* **PROBLEM STATEMENT**
How do the records below read from their first line through the line containing "where f(k) = 1 for all k."? Write those lines out exactly.

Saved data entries
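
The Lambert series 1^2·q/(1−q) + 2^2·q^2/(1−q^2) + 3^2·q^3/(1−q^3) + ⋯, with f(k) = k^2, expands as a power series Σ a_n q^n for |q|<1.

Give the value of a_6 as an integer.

a_6 = 50

n=6: 1·6 2·3 3·2 6·1  f→[1+4+9+36]=50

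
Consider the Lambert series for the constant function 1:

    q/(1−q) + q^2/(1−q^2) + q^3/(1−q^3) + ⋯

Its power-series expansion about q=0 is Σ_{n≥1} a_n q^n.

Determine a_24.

q^24  k|24↦f(k): 1:1 2:1 3:1 4:1 6:1 8:1 12:1 24:1  a_24=8

a_24 = 8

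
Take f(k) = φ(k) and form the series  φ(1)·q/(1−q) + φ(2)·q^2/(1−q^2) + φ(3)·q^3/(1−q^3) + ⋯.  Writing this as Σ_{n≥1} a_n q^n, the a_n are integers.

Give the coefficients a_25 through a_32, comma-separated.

n=25: 25·1 5·5 1·25  φ→[20+4+1]=25
d|26:{26,13,2,1}  Σφ=12+12+1+1=26
d|27:{27,9,3,1}  Σφ=18+6+2+1=27
n=28: 28·1 14·2 7·4 4·7 2·14 1·28  φ→[12+6+6+2+1+1]=28
n=29: 29·1 1·29  φ→[28+1]=29
[q^30] φ(1)=1,φ(2)=1,φ(3)=2,φ(5)=4,φ(6)=2,φ(10)=4,φ(15)=8,φ(30)=8 ⇒ 30
[q^31] φ(1)=1,φ(31)=30 ⇒ 31
d|32:{32,16,8,4,2,1}  Σφ=16+8+4+2+1+1=32

25, 26, 27, 28, 29, 30, 31, 32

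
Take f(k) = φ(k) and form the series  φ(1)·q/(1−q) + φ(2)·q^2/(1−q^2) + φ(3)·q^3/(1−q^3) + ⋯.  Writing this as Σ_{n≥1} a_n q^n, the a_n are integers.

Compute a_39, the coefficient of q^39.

[q^39] φ(39)=24,φ(13)=12,φ(3)=2,φ(1)=1 ⇒ 39

a_39 = 39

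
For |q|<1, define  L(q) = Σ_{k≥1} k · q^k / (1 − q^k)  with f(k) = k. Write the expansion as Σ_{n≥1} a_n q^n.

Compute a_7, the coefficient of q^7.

n=7: 1·7 7·1  f→[1+7]=8

a_7 = 8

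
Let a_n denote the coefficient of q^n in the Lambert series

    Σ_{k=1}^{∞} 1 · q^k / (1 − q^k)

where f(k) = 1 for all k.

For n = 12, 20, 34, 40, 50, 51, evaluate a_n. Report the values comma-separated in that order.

d|12:{1,2,3,4,6,12}  Σf=1+1+1+1+1+1=6
d|20:{20,10,5,4,2,1}  Σf=1+1+1+1+1+1=6
[q^34] f(34)=1,f(17)=1,f(2)=1,f(1)=1 ⇒ 4
d|40:{40,20,10,8,5,4,2,1}  Σf=1+1+1+1+1+1+1+1=8
q^50  k|50↦f(k): 1:1 2:1 5:1 10:1 25:1 50:1  a_50=6
[q^51] f(51)=1,f(17)=1,f(3)=1,f(1)=1 ⇒ 4

6, 6, 4, 8, 6, 4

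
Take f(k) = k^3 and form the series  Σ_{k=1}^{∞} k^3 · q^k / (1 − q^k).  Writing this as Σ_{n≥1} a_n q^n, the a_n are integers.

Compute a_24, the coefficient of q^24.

[q^24] f(1)=1,f(2)=8,f(3)=27,f(4)=64,f(6)=216,f(8)=512,f(12)=1728,f(24)=13824 ⇒ 16380

a_24 = 16380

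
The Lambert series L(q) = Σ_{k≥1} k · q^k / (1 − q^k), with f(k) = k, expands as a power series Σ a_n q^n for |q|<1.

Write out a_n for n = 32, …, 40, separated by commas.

63, 48, 54, 48, 91, 38, 60, 56, 90

[q^32] f(1)=1,f(2)=2,f(4)=4,f(8)=8,f(16)=16,f(32)=32 ⇒ 63
d|33:{33,11,3,1}  Σf=33+11+3+1=48
[q^34] f(1)=1,f(2)=2,f(17)=17,f(34)=34 ⇒ 54
d|35:{35,7,5,1}  Σf=35+7+5+1=48
[q^36] f(1)=1,f(2)=2,f(3)=3,f(4)=4,f(6)=6,f(9)=9,f(12)=12,f(18)=18,f(36)=36 ⇒ 91
[q^37] f(1)=1,f(37)=37 ⇒ 38
q^38  k|38↦f(k): 1:1 2:2 19:19 38:38  a_38=60
[q^39] f(1)=1,f(3)=3,f(13)=13,f(39)=39 ⇒ 56
[q^40] f(40)=40,f(20)=20,f(10)=10,f(8)=8,f(5)=5,f(4)=4,f(2)=2,f(1)=1 ⇒ 90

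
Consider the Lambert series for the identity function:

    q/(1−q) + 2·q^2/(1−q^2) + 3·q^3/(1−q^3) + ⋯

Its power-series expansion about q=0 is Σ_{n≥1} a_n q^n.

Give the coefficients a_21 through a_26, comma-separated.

32, 36, 24, 60, 31, 42

d|21:{1,3,7,21}  Σf=1+3+7+21=32
n=22: 22·1 11·2 2·11 1·22  f→[22+11+2+1]=36
d|23:{23,1}  Σf=23+1=24
n=24: 24·1 12·2 8·3 6·4 4·6 3·8 2·12 1·24  f→[24+12+8+6+4+3+2+1]=60
[q^25] f(1)=1,f(5)=5,f(25)=25 ⇒ 31
d|26:{26,13,2,1}  Σf=26+13+2+1=42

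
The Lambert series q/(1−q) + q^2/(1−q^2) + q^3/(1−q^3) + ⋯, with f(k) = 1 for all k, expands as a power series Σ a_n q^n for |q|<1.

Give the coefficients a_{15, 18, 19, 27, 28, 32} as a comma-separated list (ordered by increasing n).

d|15:{1,3,5,15}  Σf=1+1+1+1=4
[q^18] f(18)=1,f(9)=1,f(6)=1,f(3)=1,f(2)=1,f(1)=1 ⇒ 6
[q^19] f(19)=1,f(1)=1 ⇒ 2
d|27:{27,9,3,1}  Σf=1+1+1+1=4
q^28  k|28↦f(k): 28:1 14:1 7:1 4:1 2:1 1:1  a_28=6
q^32  k|32↦f(k): 32:1 16:1 8:1 4:1 2:1 1:1  a_32=6

4, 6, 2, 4, 6, 6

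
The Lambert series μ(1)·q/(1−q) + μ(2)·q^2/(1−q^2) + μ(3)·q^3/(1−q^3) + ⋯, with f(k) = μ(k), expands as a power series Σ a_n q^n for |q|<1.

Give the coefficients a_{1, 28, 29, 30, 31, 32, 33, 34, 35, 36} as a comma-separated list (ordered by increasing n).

q^1  k|1↦μ(k): 1:1  a_1=1
[q^28] μ(28)=0,μ(14)=1,μ(7)=-1,μ(4)=0,μ(2)=-1,μ(1)=1 ⇒ 0
q^29  k|29↦μ(k): 1:1 29:-1  a_29=0
n=30: 30·1 15·2 10·3 6·5 5·6 3·10 2·15 1·30  μ→[(-1)+1+1+1+(-1)+(-1)+(-1)+1]=0
q^31  k|31↦μ(k): 31:-1 1:1  a_31=0
n=32: 1·32 2·16 4·8 8·4 16·2 32·1  μ→[1+(-1)+0+0+0+0]=0
n=33: 33·1 11·3 3·11 1·33  μ→[1+(-1)+(-1)+1]=0
d|34:{1,2,17,34}  Σμ=1+(-1)+(-1)+1=0
[q^35] μ(1)=1,μ(5)=-1,μ(7)=-1,μ(35)=1 ⇒ 0
n=36: 36·1 18·2 12·3 9·4 6·6 4·9 3·12 2·18 1·36  μ→[0+0+0+0+1+0+(-1)+(-1)+1]=0

1, 0, 0, 0, 0, 0, 0, 0, 0, 0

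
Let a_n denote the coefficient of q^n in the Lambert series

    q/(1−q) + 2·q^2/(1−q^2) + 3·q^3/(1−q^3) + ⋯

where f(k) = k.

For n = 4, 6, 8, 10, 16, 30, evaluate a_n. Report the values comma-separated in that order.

7, 12, 15, 18, 31, 72

q^4  k|4↦f(k): 1:1 2:2 4:4  a_4=7
[q^6] f(6)=6,f(3)=3,f(2)=2,f(1)=1 ⇒ 12
d|8:{8,4,2,1}  Σf=8+4+2+1=15
n=10: 1·10 2·5 5·2 10·1  f→[1+2+5+10]=18
[q^16] f(16)=16,f(8)=8,f(4)=4,f(2)=2,f(1)=1 ⇒ 31
q^30  k|30↦f(k): 1:1 2:2 3:3 5:5 6:6 10:10 15:15 30:30  a_30=72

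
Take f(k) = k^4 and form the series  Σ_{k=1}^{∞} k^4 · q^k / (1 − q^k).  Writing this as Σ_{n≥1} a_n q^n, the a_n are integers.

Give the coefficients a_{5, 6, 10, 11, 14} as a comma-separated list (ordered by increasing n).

n=5: 1·5 5·1  f→[1+625]=626
d|6:{6,3,2,1}  Σf=1296+81+16+1=1394
[q^10] f(1)=1,f(2)=16,f(5)=625,f(10)=10000 ⇒ 10642
n=11: 1·11 11·1  f→[1+14641]=14642
n=14: 1·14 2·7 7·2 14·1  f→[1+16+2401+38416]=40834

626, 1394, 10642, 14642, 40834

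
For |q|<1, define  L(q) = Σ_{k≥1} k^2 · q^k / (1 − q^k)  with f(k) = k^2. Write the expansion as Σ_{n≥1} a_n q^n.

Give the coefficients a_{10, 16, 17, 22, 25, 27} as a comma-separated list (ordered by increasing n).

130, 341, 290, 610, 651, 820

d|10:{1,2,5,10}  Σf=1+4+25+100=130
[q^16] f(1)=1,f(2)=4,f(4)=16,f(8)=64,f(16)=256 ⇒ 341
n=17: 1·17 17·1  f→[1+289]=290
[q^22] f(22)=484,f(11)=121,f(2)=4,f(1)=1 ⇒ 610
[q^25] f(1)=1,f(5)=25,f(25)=625 ⇒ 651
n=27: 27·1 9·3 3·9 1·27  f→[729+81+9+1]=820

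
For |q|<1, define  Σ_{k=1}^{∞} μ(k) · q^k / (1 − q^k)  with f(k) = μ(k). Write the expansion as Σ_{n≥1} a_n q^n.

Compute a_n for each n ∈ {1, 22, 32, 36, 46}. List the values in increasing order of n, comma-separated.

1, 0, 0, 0, 0

n=1: 1·1  μ→[1]=1
q^22  k|22↦μ(k): 22:1 11:-1 2:-1 1:1  a_22=0
n=32: 1·32 2·16 4·8 8·4 16·2 32·1  μ→[1+(-1)+0+0+0+0]=0
q^36  k|36↦μ(k): 1:1 2:-1 3:-1 4:0 6:1 9:0 12:0 18:0 36:0  a_36=0
n=46: 46·1 23·2 2·23 1·46  μ→[1+(-1)+(-1)+1]=0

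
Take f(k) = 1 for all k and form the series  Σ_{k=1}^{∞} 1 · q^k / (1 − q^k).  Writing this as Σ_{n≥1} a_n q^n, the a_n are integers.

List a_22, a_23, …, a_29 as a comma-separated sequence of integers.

4, 2, 8, 3, 4, 4, 6, 2

d|22:{1,2,11,22}  Σf=1+1+1+1=4
q^23  k|23↦f(k): 1:1 23:1  a_23=2
d|24:{24,12,8,6,4,3,2,1}  Σf=1+1+1+1+1+1+1+1=8
q^25  k|25↦f(k): 1:1 5:1 25:1  a_25=3
[q^26] f(26)=1,f(13)=1,f(2)=1,f(1)=1 ⇒ 4
d|27:{27,9,3,1}  Σf=1+1+1+1=4
d|28:{1,2,4,7,14,28}  Σf=1+1+1+1+1+1=6
q^29  k|29↦f(k): 1:1 29:1  a_29=2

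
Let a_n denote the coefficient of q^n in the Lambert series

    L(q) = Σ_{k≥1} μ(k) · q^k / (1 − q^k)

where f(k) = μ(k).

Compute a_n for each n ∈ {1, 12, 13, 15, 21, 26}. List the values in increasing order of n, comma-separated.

q^1  k|1↦μ(k): 1:1  a_1=1
d|12:{1,2,3,4,6,12}  Σμ=1+(-1)+(-1)+0+1+0=0
n=13: 1·13 13·1  μ→[1+(-1)]=0
n=15: 15·1 5·3 3·5 1·15  μ→[1+(-1)+(-1)+1]=0
n=21: 21·1 7·3 3·7 1·21  μ→[1+(-1)+(-1)+1]=0
q^26  k|26↦μ(k): 26:1 13:-1 2:-1 1:1  a_26=0

1, 0, 0, 0, 0, 0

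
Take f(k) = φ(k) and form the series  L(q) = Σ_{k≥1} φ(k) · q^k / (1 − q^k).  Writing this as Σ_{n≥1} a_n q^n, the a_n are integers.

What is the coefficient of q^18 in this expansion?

q^18  k|18↦φ(k): 1:1 2:1 3:2 6:2 9:6 18:6  a_18=18

a_18 = 18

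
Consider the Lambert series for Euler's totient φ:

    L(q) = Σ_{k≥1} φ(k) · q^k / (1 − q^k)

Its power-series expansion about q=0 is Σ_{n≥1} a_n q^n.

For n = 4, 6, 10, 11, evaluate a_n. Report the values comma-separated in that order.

[q^4] φ(1)=1,φ(2)=1,φ(4)=2 ⇒ 4
q^6  k|6↦φ(k): 6:2 3:2 2:1 1:1  a_6=6
[q^10] φ(1)=1,φ(2)=1,φ(5)=4,φ(10)=4 ⇒ 10
q^11  k|11↦φ(k): 1:1 11:10  a_11=11

4, 6, 10, 11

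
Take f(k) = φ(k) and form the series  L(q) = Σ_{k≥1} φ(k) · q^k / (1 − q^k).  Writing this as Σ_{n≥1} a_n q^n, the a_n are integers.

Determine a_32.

[q^32] φ(1)=1,φ(2)=1,φ(4)=2,φ(8)=4,φ(16)=8,φ(32)=16 ⇒ 32

a_32 = 32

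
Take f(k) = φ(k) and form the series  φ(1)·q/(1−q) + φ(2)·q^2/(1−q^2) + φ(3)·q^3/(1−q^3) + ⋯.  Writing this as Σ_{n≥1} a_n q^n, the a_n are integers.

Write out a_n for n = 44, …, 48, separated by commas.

d|44:{1,2,4,11,22,44}  Σφ=1+1+2+10+10+20=44
d|45:{1,3,5,9,15,45}  Σφ=1+2+4+6+8+24=45
n=46: 46·1 23·2 2·23 1·46  φ→[22+22+1+1]=46
n=47: 1·47 47·1  φ→[1+46]=47
[q^48] φ(48)=16,φ(24)=8,φ(16)=8,φ(12)=4,φ(8)=4,φ(6)=2,φ(4)=2,φ(3)=2,φ(2)=1,φ(1)=1 ⇒ 48

44, 45, 46, 47, 48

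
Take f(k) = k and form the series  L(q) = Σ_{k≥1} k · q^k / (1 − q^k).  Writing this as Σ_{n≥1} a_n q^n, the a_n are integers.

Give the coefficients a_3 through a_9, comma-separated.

d|3:{1,3}  Σf=1+3=4
q^4  k|4↦f(k): 1:1 2:2 4:4  a_4=7
d|5:{1,5}  Σf=1+5=6
[q^6] f(6)=6,f(3)=3,f(2)=2,f(1)=1 ⇒ 12
n=7: 7·1 1·7  f→[7+1]=8
[q^8] f(8)=8,f(4)=4,f(2)=2,f(1)=1 ⇒ 15
d|9:{1,3,9}  Σf=1+3+9=13

4, 7, 6, 12, 8, 15, 13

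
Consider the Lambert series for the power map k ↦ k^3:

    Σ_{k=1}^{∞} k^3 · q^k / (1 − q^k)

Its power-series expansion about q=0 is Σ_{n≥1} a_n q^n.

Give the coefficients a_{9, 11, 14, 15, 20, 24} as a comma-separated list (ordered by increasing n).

[q^9] f(1)=1,f(3)=27,f(9)=729 ⇒ 757
d|11:{11,1}  Σf=1331+1=1332
q^14  k|14↦f(k): 1:1 2:8 7:343 14:2744  a_14=3096
q^15  k|15↦f(k): 1:1 3:27 5:125 15:3375  a_15=3528
[q^20] f(20)=8000,f(10)=1000,f(5)=125,f(4)=64,f(2)=8,f(1)=1 ⇒ 9198
d|24:{24,12,8,6,4,3,2,1}  Σf=13824+1728+512+216+64+27+8+1=16380

757, 1332, 3096, 3528, 9198, 16380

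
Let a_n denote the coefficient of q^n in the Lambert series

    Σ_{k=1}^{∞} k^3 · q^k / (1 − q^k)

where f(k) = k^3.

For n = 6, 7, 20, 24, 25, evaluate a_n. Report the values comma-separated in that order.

q^6  k|6↦f(k): 1:1 2:8 3:27 6:216  a_6=252
[q^7] f(1)=1,f(7)=343 ⇒ 344
q^20  k|20↦f(k): 20:8000 10:1000 5:125 4:64 2:8 1:1  a_20=9198
n=24: 1·24 2·12 3·8 4·6 6·4 8·3 12·2 24·1  f→[1+8+27+64+216+512+1728+13824]=16380
[q^25] f(1)=1,f(5)=125,f(25)=15625 ⇒ 15751

252, 344, 9198, 16380, 15751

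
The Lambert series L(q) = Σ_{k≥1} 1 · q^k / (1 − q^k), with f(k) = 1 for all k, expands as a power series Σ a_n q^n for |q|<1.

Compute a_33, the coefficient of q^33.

n=33: 33·1 11·3 3·11 1·33  f→[1+1+1+1]=4

a_33 = 4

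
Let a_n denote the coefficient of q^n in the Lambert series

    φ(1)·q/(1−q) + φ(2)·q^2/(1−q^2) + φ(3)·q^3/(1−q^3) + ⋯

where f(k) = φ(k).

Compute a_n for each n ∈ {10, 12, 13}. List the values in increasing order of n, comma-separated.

q^10  k|10↦φ(k): 10:4 5:4 2:1 1:1  a_10=10
d|12:{12,6,4,3,2,1}  Σφ=4+2+2+2+1+1=12
q^13  k|13↦φ(k): 1:1 13:12  a_13=13

10, 12, 13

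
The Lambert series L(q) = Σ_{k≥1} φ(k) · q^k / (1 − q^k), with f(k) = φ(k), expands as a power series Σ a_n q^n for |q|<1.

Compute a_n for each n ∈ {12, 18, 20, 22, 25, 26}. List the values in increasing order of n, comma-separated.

d|12:{1,2,3,4,6,12}  Σφ=1+1+2+2+2+4=12
n=18: 1·18 2·9 3·6 6·3 9·2 18·1  φ→[1+1+2+2+6+6]=18
d|20:{1,2,4,5,10,20}  Σφ=1+1+2+4+4+8=20
d|22:{1,2,11,22}  Σφ=1+1+10+10=22
d|25:{25,5,1}  Σφ=20+4+1=25
q^26  k|26↦φ(k): 1:1 2:1 13:12 26:12  a_26=26

12, 18, 20, 22, 25, 26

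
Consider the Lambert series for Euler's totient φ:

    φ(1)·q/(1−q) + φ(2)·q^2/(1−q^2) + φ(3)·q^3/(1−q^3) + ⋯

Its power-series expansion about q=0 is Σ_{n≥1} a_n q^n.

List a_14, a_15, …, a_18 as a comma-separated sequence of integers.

[q^14] φ(14)=6,φ(7)=6,φ(2)=1,φ(1)=1 ⇒ 14
[q^15] φ(1)=1,φ(3)=2,φ(5)=4,φ(15)=8 ⇒ 15
d|16:{16,8,4,2,1}  Σφ=8+4+2+1+1=16
[q^17] φ(1)=1,φ(17)=16 ⇒ 17
[q^18] φ(1)=1,φ(2)=1,φ(3)=2,φ(6)=2,φ(9)=6,φ(18)=6 ⇒ 18

14, 15, 16, 17, 18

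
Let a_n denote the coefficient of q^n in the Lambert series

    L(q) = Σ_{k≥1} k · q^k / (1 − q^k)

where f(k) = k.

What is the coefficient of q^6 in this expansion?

a_6 = 12

[q^6] f(6)=6,f(3)=3,f(2)=2,f(1)=1 ⇒ 12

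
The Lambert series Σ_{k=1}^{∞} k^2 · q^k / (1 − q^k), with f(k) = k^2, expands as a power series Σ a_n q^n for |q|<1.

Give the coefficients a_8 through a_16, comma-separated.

85, 91, 130, 122, 210, 170, 250, 260, 341

n=8: 8·1 4·2 2·4 1·8  f→[64+16+4+1]=85
n=9: 1·9 3·3 9·1  f→[1+9+81]=91
d|10:{10,5,2,1}  Σf=100+25+4+1=130
n=11: 1·11 11·1  f→[1+121]=122
[q^12] f(1)=1,f(2)=4,f(3)=9,f(4)=16,f(6)=36,f(12)=144 ⇒ 210
[q^13] f(1)=1,f(13)=169 ⇒ 170
d|14:{1,2,7,14}  Σf=1+4+49+196=250
d|15:{15,5,3,1}  Σf=225+25+9+1=260
[q^16] f(16)=256,f(8)=64,f(4)=16,f(2)=4,f(1)=1 ⇒ 341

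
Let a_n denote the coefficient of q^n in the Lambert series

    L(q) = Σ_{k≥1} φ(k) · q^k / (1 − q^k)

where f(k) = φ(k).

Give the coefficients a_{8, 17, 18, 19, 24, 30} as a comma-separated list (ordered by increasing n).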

* **ANSWER TO THE EXERCISE**
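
The Lambert series 1^2·q/(1−q) + 2^2·q^2/(1−q^2) + 3^2·q^3/(1−q^3) + ⋯, with f(k) = k^2, expands as a power series Σ a_n q^n for |q|<1.

Give the value of a_6 as an integer.

a_6 = 50

n=6: 1·6 2·3 3·2 6·1  f→[1+4+9+36]=50

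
Consider the Lambert series for the constant function 1:

    q/(1−q) + q^2/(1−q^2) + q^3/(1−q^3) + ⋯

Its power-series expansion about q=0 is Σ_{n≥1} a_n q^n.

Determine a_24.

q^24  k|24↦f(k): 1:1 2:1 3:1 4:1 6:1 8:1 12:1 24:1  a_24=8

a_24 = 8

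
Take f(k) = φ(k) and form the series  φ(1)·q/(1−q) + φ(2)·q^2/(1−q^2) + φ(3)·q^3/(1−q^3) + ⋯.  Writing this as Σ_{n≥1} a_n q^n, the a_n are integers.

Give the coefficients a_25 through a_32, comma-separated.

n=25: 25·1 5·5 1·25  φ→[20+4+1]=25
d|26:{26,13,2,1}  Σφ=12+12+1+1=26
d|27:{27,9,3,1}  Σφ=18+6+2+1=27
n=28: 28·1 14·2 7·4 4·7 2·14 1·28  φ→[12+6+6+2+1+1]=28
n=29: 29·1 1·29  φ→[28+1]=29
[q^30] φ(1)=1,φ(2)=1,φ(3)=2,φ(5)=4,φ(6)=2,φ(10)=4,φ(15)=8,φ(30)=8 ⇒ 30
[q^31] φ(1)=1,φ(31)=30 ⇒ 31
d|32:{32,16,8,4,2,1}  Σφ=16+8+4+2+1+1=32

25, 26, 27, 28, 29, 30, 31, 32

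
Take f(k) = φ(k) and form the series  φ(1)·q/(1−q) + φ(2)·q^2/(1−q^2) + φ(3)·q^3/(1−q^3) + ⋯.  Writing this as Σ_{n≥1} a_n q^n, the a_n are integers.

Compute a_39, the coefficient of q^39.

[q^39] φ(39)=24,φ(13)=12,φ(3)=2,φ(1)=1 ⇒ 39

a_39 = 39

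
For |q|<1, define  L(q) = Σ_{k≥1} k · q^k / (1 − q^k)  with f(k) = k. Write the expansion as Σ_{n≥1} a_n q^n.

Compute a_7, the coefficient of q^7.

n=7: 1·7 7·1  f→[1+7]=8

a_7 = 8

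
Let a_n denote the coefficient of q^n in the Lambert series

    Σ_{k=1}^{∞} 1 · q^k / (1 − q^k)

where f(k) = 1 for all k.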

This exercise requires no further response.